## [Input material]
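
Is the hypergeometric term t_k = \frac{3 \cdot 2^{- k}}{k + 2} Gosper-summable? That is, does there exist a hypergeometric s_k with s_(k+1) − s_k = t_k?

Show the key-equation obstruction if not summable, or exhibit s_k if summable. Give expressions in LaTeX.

No. Not Gosper-summable.

The ratio is (k + 2)/(2*(k + 3)).
Normal form (A,B,C) = (k/2 + 1, k + 3, 1).
Need (k/2 + 1)·f(k+1) − (k + 2)·f(k) = 1.
Degrees (1,1,0) ⇒ d ≤ -1.
d = -1 < 0 ⇒ no nonzero polynomial f; not summable.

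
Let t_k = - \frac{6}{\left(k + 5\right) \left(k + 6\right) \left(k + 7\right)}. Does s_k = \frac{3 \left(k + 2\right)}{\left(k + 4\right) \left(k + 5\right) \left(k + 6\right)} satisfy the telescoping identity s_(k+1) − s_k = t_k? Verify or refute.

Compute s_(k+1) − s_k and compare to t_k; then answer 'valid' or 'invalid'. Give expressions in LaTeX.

Invalid: residual \frac{18}{k^{4} + 22 k^{3} + 179 k^{2} + 638 k + 840} ≠ 0.

s_(k+1) = 3*(k + 3)/((k + 5)*(k + 6)*(k + 7))
s_(k+1) − s_k = 6*(-k - 1)/(k**4 + 22*k**3 + 179*k**2 + 638*k + 840)
(s_(k+1) − s_k) − t_k = 18/(k**4 + 22*k**3 + 179*k**2 + 638*k + 840)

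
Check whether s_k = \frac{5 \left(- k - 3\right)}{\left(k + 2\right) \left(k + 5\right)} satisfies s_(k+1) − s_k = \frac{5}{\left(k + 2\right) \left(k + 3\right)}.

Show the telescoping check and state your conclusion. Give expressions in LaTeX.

s_(k+1) = 5*(-k - 4)/((k + 3)*(k + 6))
s_(k+1) − s_k = 5*(k**2 + 7*k + 14)/(k**4 + 16*k**3 + 91*k**2 + 216*k + 180)
(s_(k+1) − s_k) − t_k = 20*(-k - 4)/(k**4 + 16*k**3 + 91*k**2 + 216*k + 180)

Invalid: residual \frac{20 \left(- k - 4\right)}{k^{4} + 16 k^{3} + 91 k^{2} + 216 k + 180} ≠ 0.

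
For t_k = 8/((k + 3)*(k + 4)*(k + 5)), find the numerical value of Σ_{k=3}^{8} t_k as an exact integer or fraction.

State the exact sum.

Σ = 19/273

The ratio is (k + 3)/(k + 6).
Take A(k)=k + 3, B(k)=k + 6, C(k)=1.
Key eq: (k + 3)·f(k+1) = (k + 5)·f(k) + (1).
d = 2 from the (1,1,0) case.
Match coefficients ⇒ f(k) = k*(k + 7)/24.
R(k) = B(k−1)·f(k)/C(k) = k*(k + 5)*(k + 7)/24; s_k = R·t_k = k*(k + 7)/(3*(k + 3)*(k + 4)).
Check: Δs_k = 8/(k**3 + 12*k**2 + 47*k + 60). ✓
Σ_(k=3)^(8) t_k = s_(9) − s_(3) = 4/13 − (5/21) = 19/273.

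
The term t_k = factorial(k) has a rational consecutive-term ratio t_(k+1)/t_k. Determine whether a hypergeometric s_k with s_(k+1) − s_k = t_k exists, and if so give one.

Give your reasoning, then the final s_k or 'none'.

not Gosper-summable; s_k does not exist

r(k) = k + 1 after simplifying.
Gosper form: A/B · C(k+1)/C(k) with A=k + 1, B=1, C=1.
Set up (k + 1)·f(k+1) − (1)·f(k) − (1) = 0.
deg f ≤ -1 (via 1,0,0).
Bound -1 < 0, so the key equation has no polynomial solution.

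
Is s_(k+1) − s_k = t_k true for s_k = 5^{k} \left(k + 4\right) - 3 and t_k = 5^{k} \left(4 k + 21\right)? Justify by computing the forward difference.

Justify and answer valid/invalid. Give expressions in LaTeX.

Valid — Δs_k = t_k.

s_(k+1) = 5**(k + 1)*(k + 5) - 3
s_(k+1) − s_k = 5**k*(4*k + 21)
(s_(k+1) − s_k) − t_k = 0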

## [Work task]
Repeat, exactly, every line from the one containing "Show the telescoping" through the final line of the listing above, adding nothing.

## [Result for this task]
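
Show the telescoping check and state your conclusion. Give expressions in LaTeX.

s_(k+1) = 5*(-k - 4)/((k + 3)*(k + 6))
s_(k+1) − s_k = 5*(k**2 + 7*k + 14)/(k**4 + 16*k**3 + 91*k**2 + 216*k + 180)
(s_(k+1) − s_k) − t_k = 20*(-k - 4)/(k**4 + 16*k**3 + 91*k**2 + 216*k + 180)

Invalid: residual \frac{20 \left(- k - 4\right)}{k^{4} + 16 k^{3} + 91 k^{2} + 216 k + 180} ≠ 0.

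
For t_k = 8/((k + 3)*(k + 4)*(k + 5)), find the numerical value of Σ_{k=3}^{8} t_k as an exact integer or fraction.

State the exact sum.

Σ = 19/273

The ratio is (k + 3)/(k + 6).
Take A(k)=k + 3, B(k)=k + 6, C(k)=1.
Key eq: (k + 3)·f(k+1) = (k + 5)·f(k) + (1).
d = 2 from the (1,1,0) case.
Match coefficients ⇒ f(k) = k*(k + 7)/24.
R(k) = B(k−1)·f(k)/C(k) = k*(k + 5)*(k + 7)/24; s_k = R·t_k = k*(k + 7)/(3*(k + 3)*(k + 4)).
Check: Δs_k = 8/(k**3 + 12*k**2 + 47*k + 60). ✓
Σ_(k=3)^(8) t_k = s_(9) − s_(3) = 4/13 − (5/21) = 19/273.

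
The term t_k = factorial(k) has a rational consecutive-term ratio t_(k+1)/t_k. Determine whether a hypergeometric s_k with s_(k+1) − s_k = t_k exists, and if so give one.

Give your reasoning, then the final s_k or 'none'.

not Gosper-summable; s_k does not exist

r(k) = k + 1 after simplifying.
Gosper form: A/B · C(k+1)/C(k) with A=k + 1, B=1, C=1.
Set up (k + 1)·f(k+1) − (1)·f(k) − (1) = 0.
deg f ≤ -1 (via 1,0,0).
Bound -1 < 0, so the key equation has no polynomial solution.

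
Is s_(k+1) − s_k = t_k true for s_k = 5^{k} \left(k + 4\right) - 3 and t_k = 5^{k} \left(4 k + 21\right)? Justify by computing the forward difference.

Justify and answer valid/invalid. Give expressions in LaTeX.

Valid — Δs_k = t_k.

s_(k+1) = 5**(k + 1)*(k + 5) - 3
s_(k+1) − s_k = 5**k*(4*k + 21)
(s_(k+1) − s_k) − t_k = 0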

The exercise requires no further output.